= DATA PROVIDED =
== Segment start ==

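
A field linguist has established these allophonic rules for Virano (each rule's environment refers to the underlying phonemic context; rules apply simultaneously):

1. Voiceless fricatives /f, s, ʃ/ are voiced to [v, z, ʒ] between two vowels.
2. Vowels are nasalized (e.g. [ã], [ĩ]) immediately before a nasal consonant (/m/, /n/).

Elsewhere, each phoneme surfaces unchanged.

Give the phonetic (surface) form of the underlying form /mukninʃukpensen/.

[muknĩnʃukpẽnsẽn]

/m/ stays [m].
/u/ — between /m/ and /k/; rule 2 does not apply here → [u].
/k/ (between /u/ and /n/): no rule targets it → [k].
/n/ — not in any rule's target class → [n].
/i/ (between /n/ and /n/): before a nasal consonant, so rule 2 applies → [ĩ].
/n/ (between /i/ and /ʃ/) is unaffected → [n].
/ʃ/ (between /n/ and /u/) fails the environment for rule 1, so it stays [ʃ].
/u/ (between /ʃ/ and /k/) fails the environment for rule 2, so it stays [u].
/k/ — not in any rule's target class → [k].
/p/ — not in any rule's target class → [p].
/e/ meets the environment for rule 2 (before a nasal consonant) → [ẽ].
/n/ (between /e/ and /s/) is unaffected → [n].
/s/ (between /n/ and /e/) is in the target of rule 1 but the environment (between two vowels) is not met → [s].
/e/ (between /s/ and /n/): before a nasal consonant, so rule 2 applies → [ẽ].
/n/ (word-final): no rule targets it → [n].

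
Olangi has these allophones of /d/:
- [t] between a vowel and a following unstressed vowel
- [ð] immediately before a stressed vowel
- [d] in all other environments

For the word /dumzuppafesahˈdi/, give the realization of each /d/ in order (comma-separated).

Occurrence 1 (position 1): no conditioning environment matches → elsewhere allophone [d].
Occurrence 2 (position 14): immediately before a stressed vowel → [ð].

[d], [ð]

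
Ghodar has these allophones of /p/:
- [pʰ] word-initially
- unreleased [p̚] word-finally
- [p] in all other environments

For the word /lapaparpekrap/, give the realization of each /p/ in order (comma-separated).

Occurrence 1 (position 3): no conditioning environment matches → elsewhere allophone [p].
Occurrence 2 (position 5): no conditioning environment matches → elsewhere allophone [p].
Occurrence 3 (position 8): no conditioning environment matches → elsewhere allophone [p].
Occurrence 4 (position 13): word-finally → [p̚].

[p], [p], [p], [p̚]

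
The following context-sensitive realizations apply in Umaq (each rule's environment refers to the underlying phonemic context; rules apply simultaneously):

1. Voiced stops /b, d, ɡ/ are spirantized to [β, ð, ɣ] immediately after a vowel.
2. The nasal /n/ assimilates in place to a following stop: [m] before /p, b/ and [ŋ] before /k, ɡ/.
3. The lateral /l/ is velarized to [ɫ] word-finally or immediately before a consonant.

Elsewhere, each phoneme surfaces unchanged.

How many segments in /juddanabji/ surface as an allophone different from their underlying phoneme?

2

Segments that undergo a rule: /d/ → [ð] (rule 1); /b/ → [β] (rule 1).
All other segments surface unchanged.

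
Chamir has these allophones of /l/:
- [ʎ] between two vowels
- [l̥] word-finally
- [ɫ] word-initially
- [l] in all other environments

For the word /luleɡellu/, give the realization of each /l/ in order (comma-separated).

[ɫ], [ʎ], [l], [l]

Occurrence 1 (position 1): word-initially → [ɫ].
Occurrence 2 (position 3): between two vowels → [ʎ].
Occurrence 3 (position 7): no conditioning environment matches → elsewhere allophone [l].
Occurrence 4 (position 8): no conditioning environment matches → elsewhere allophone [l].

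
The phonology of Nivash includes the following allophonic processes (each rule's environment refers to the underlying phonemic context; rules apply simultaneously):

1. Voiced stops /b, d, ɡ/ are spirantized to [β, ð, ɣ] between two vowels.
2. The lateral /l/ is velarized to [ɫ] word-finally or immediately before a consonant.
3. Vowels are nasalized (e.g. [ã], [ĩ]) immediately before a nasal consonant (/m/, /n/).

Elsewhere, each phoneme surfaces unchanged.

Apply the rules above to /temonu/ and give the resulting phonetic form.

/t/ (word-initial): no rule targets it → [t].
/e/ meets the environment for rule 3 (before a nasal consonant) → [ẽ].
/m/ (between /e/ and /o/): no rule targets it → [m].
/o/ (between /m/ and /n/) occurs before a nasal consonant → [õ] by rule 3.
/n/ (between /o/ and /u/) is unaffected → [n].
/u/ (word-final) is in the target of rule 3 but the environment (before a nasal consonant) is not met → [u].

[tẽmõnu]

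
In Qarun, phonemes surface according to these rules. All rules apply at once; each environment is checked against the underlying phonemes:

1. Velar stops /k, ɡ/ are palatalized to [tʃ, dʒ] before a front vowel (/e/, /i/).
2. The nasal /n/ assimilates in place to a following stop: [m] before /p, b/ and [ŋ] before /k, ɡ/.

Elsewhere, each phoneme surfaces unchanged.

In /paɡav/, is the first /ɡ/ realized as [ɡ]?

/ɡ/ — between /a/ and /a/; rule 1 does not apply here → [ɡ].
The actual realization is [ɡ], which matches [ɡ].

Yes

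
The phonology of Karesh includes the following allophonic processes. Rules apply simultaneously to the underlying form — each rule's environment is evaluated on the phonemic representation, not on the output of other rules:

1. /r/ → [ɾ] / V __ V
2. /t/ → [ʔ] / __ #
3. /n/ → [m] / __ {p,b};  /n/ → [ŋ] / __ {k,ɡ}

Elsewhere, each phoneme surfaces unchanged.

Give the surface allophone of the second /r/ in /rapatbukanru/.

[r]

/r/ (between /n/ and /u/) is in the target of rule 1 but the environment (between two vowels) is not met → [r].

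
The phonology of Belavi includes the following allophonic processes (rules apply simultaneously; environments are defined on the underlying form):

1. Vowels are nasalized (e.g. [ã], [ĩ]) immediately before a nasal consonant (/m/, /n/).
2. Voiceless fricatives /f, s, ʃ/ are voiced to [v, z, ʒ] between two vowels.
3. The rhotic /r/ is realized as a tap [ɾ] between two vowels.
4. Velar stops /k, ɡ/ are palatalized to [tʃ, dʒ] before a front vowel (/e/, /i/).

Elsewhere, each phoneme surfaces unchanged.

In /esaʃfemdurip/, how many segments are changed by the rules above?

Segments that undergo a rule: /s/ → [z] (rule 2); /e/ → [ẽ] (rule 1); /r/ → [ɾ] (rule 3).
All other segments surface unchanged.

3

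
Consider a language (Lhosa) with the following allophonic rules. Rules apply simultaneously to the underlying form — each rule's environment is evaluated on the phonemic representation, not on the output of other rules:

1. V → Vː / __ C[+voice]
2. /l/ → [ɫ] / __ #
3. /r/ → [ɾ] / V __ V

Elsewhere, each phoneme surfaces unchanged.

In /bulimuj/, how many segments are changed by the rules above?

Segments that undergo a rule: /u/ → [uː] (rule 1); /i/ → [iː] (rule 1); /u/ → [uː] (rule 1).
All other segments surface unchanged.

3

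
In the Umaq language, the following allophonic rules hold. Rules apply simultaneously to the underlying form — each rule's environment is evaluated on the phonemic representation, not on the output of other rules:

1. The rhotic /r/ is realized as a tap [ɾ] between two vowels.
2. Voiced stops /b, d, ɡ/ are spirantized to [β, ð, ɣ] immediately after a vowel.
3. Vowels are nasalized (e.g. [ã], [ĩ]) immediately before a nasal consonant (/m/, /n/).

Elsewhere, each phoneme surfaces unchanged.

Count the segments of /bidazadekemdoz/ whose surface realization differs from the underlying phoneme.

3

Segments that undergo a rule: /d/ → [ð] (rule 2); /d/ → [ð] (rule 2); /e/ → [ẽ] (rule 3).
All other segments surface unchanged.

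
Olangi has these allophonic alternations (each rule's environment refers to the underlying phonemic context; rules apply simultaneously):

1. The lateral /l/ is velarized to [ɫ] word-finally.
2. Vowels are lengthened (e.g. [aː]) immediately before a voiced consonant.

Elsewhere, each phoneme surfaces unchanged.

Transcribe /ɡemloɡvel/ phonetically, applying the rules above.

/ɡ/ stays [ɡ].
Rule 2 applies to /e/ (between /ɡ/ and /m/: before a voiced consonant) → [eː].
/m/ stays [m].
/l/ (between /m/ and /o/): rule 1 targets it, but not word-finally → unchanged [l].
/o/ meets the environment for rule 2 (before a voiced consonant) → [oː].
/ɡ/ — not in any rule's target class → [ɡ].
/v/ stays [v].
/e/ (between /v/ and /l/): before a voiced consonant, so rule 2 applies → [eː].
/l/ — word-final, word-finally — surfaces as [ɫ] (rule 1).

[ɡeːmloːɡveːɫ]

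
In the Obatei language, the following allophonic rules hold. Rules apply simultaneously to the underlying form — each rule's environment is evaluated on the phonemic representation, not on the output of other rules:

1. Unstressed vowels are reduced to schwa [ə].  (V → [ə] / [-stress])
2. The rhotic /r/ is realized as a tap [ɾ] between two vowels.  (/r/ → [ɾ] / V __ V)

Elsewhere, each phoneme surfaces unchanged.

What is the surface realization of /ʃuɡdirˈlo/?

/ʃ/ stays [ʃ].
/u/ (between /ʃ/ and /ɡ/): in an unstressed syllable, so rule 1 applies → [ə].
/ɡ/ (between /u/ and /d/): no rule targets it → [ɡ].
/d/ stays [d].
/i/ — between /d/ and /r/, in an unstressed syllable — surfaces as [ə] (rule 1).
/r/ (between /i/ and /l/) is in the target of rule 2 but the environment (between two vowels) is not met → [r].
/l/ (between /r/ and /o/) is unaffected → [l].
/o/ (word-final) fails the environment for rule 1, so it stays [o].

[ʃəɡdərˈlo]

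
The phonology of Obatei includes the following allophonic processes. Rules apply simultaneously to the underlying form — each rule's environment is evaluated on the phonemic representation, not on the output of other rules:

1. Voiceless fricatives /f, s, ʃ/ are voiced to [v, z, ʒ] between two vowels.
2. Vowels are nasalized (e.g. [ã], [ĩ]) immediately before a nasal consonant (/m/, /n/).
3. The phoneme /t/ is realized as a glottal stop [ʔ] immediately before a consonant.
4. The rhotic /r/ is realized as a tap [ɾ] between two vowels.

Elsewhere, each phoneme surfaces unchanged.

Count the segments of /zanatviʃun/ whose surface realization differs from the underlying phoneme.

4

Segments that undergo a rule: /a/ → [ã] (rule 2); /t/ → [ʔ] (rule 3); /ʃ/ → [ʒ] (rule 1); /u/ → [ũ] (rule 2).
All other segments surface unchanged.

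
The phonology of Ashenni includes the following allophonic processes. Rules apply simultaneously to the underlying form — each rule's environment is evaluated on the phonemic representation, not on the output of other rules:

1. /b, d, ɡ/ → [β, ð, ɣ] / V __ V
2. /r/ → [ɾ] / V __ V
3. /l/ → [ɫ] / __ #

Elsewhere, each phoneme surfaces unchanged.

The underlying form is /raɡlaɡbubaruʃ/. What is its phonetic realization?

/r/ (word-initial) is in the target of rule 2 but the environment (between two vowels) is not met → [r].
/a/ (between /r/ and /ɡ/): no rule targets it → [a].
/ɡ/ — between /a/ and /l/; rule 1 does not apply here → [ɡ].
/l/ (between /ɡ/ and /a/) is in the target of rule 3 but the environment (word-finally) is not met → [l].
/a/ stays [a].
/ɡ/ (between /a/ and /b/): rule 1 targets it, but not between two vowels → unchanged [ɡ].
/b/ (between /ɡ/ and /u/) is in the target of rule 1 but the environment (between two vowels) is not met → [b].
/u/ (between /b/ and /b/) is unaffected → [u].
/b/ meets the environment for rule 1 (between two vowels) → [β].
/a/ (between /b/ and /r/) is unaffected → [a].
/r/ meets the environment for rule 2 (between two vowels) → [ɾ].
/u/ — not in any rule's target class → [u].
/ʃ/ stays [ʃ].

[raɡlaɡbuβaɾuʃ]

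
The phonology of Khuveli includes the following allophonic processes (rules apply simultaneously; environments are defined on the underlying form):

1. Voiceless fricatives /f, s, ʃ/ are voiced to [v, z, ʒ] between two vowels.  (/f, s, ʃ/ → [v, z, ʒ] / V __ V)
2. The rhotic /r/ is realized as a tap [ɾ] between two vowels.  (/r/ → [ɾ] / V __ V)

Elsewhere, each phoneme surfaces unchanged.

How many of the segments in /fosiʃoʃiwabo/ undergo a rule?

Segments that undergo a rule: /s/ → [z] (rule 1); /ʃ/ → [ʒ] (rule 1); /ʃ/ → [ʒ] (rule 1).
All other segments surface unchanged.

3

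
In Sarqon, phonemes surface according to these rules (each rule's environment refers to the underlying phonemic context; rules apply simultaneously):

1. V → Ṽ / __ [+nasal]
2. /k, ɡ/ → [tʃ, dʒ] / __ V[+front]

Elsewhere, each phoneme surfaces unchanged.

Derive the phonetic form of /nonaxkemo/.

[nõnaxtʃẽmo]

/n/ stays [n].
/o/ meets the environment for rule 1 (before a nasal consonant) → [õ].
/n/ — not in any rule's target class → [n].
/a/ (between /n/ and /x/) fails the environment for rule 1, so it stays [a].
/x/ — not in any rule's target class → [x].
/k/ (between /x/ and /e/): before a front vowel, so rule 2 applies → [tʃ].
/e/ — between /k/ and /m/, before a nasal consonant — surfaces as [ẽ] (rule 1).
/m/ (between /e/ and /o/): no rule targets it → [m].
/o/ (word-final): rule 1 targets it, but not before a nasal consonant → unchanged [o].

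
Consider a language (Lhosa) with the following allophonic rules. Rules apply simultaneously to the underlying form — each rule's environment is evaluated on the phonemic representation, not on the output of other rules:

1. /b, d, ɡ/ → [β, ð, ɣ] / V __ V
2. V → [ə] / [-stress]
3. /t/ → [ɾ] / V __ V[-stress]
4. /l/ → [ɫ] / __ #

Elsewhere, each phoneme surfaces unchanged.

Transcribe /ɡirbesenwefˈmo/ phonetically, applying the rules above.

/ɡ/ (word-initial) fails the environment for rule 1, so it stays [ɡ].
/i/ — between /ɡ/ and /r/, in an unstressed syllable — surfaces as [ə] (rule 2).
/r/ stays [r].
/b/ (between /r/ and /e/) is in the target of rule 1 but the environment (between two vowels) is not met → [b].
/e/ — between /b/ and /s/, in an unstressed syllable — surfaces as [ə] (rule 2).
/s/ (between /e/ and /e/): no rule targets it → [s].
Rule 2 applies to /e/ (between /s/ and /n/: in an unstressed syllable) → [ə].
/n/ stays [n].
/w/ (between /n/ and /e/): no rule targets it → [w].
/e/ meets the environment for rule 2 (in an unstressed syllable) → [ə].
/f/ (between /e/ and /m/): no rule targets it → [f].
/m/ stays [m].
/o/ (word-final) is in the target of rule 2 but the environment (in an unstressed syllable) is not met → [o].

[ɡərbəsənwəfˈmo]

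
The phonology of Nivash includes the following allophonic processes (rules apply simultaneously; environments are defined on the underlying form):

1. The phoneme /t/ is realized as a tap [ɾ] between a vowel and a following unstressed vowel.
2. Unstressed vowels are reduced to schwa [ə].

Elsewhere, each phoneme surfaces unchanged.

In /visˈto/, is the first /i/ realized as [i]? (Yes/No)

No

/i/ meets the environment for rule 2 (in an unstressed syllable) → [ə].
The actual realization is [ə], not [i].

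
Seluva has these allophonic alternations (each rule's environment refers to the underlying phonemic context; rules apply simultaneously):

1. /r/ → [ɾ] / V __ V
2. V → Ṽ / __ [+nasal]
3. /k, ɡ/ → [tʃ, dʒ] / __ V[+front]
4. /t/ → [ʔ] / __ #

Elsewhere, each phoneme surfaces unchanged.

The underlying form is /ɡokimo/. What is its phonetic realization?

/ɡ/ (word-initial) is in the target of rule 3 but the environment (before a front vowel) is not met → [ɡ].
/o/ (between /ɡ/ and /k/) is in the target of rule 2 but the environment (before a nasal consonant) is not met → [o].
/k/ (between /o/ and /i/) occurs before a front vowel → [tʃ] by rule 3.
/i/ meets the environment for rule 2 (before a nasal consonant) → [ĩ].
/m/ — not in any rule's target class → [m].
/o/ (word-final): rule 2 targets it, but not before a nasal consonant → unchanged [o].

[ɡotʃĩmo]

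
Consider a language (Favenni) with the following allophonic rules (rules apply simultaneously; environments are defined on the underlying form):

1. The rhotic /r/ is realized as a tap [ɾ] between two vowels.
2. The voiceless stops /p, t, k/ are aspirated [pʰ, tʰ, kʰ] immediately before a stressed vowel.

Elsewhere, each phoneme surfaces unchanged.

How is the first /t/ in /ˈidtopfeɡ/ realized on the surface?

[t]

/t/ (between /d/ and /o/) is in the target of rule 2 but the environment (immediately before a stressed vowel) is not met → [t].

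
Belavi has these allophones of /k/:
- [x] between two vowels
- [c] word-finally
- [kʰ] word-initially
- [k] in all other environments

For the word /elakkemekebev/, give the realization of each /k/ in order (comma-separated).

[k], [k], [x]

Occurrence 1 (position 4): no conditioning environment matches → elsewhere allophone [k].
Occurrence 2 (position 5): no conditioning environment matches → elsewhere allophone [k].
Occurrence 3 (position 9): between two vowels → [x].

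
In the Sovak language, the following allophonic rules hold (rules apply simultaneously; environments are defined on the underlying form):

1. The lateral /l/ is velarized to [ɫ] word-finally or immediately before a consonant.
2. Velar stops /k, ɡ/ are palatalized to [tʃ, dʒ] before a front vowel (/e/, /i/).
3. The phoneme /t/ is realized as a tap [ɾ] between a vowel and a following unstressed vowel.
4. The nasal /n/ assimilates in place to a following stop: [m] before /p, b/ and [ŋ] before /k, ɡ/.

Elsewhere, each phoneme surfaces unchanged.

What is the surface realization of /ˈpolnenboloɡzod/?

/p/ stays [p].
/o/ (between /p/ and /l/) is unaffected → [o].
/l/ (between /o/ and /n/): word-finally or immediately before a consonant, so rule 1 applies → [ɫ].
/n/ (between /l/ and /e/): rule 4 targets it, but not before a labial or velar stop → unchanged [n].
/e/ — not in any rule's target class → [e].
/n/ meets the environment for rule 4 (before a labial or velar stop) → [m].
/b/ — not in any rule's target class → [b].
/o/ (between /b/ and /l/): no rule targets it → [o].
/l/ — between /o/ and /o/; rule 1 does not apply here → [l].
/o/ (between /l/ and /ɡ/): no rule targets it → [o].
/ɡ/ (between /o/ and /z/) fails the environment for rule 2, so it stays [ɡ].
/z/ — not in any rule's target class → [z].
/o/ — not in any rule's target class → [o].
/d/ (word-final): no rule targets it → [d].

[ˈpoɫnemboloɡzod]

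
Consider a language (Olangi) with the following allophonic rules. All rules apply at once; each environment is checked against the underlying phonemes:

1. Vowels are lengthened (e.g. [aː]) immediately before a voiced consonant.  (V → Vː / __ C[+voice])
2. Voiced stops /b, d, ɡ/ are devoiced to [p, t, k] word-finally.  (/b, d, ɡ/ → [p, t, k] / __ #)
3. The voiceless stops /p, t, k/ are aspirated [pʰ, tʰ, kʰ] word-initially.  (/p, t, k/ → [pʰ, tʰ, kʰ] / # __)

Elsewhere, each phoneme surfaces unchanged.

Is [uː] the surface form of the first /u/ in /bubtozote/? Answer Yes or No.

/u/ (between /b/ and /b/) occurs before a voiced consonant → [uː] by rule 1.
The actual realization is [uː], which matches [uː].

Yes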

== Segment end ==

= DIRECTIONS FOR THIS TASK =
The output should be exactly the lines above from the line containing "In /visˈto/, is" to the line containing "2. V → Ṽ / __ [+nasal]", inclusive, with no other lines.

= TASK OUTPUT =
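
In /visˈto/, is the first /i/ realized as [i]? (Yes/No)

No

/i/ meets the environment for rule 2 (in an unstressed syllable) → [ə].
The actual realization is [ə], not [i].

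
Seluva has these allophonic alternations (each rule's environment refers to the underlying phonemic context; rules apply simultaneously):

1. /r/ → [ɾ] / V __ V
2. V → Ṽ / __ [+nasal]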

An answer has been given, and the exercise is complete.